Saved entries
•••

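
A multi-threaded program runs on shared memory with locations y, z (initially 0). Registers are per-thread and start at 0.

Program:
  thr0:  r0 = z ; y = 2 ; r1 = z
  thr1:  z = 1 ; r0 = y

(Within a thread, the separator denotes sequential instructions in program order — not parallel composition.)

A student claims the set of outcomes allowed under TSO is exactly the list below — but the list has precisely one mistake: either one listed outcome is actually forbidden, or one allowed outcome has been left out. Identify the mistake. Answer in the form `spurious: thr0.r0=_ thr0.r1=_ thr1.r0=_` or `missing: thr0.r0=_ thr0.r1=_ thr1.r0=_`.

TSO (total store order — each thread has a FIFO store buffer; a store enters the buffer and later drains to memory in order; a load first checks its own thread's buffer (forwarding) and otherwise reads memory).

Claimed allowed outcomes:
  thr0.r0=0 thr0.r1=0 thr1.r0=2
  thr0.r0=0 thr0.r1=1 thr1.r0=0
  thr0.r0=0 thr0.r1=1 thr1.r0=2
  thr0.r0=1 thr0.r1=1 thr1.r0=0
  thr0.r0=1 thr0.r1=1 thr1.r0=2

outcome vector order: (thr0.r0,thr0.r1,thr1.r0)
[TSO] allowed = {0/0/0, 0/0/2, 0/1/0, 0/1/2, 1/1/0, 1/1/2}
TSO∖claimed = {0/0/0}

missing: thr0.r0=0 thr0.r1=0 thr1.r0=0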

•••

EXERCISE BRIEF: Using the entries, return every line where the word "outcomes" can be found.

ANSWER TO THIS TASK:
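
A student claims the set of outcomes allowed under TSO is exactly the list below — but the list has precisely one mistake: either one listed outcome is actually forbidden, or one allowed outcome has been left out. Identify the mistake. Answer in the form `spurious: thr0.r0=_ thr0.r1=_ thr1.r0=_` or `missing: thr0.r0=_ thr0.r1=_ thr1.r0=_`.
Claimed allowed outcomes: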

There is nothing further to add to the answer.